━━━ The data

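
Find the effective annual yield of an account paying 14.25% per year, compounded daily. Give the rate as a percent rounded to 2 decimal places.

15.31%

One year is 365 periods at 0.000390411 each: (1 + 0.000390411)^365 ≈ 1.153121.
EAR = 1.153121 − 1 ≈ 15.31210%.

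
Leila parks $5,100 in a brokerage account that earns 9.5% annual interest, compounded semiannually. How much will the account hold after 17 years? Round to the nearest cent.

Growth factor = (1 + 0.0475)^34 ≈ 4.8443674313.
A ≈ 5,100 × 4.8443674313 ≈ 24,706.2739.

$24,706.27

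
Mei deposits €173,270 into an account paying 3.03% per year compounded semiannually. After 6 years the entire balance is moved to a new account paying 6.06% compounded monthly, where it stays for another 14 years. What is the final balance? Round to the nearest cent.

€483,742.46

Phase 1: 173,270·(1 + 0.01515)^12 ≈ 207,532.4451.
Phase 2: 207,532.4451·(1 + 0.00505)^168 ≈ 483,742.4632.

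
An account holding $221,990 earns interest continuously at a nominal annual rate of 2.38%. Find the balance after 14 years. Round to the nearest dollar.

$309,771

A = P·e^(rt) = 221,990·e^(0.0238·14) = 221,990·e^0.3332.
e^0.3332 ≈ 1.39542635583, so A ≈ 309,770.6967.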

━━━━━━

__Exercise directions__
Reproduce every line above. Keep it exact.

__Exercise answer__
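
Find the effective annual yield of an account paying 14.25% per year, compounded daily. Give the rate as a percent rounded to 2 decimal places.

15.31%

One year is 365 periods at 0.000390411 each: (1 + 0.000390411)^365 ≈ 1.153121.
EAR = 1.153121 − 1 ≈ 15.31210%.

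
Leila parks $5,100 in a brokerage account that earns 9.5% annual interest, compounded semiannually. How much will the account hold after 17 years? Round to the nearest cent.

Growth factor = (1 + 0.0475)^34 ≈ 4.8443674313.
A ≈ 5,100 × 4.8443674313 ≈ 24,706.2739.

$24,706.27

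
Mei deposits €173,270 into an account paying 3.03% per year compounded semiannually. After 6 years the entire balance is moved to a new account paying 6.06% compounded monthly, where it stays for another 14 years. What is the final balance? Round to the nearest cent.

€483,742.46

Phase 1: 173,270·(1 + 0.01515)^12 ≈ 207,532.4451.
Phase 2: 207,532.4451·(1 + 0.00505)^168 ≈ 483,742.4632.

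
An account holding $221,990 earns interest continuously at a nominal annual rate of 2.38%. Find the balance after 14 years. Round to the nearest dollar.

$309,771

A = P·e^(rt) = 221,990·e^(0.0238·14) = 221,990·e^0.3332.
e^0.3332 ≈ 1.39542635583, so A ≈ 309,770.6967.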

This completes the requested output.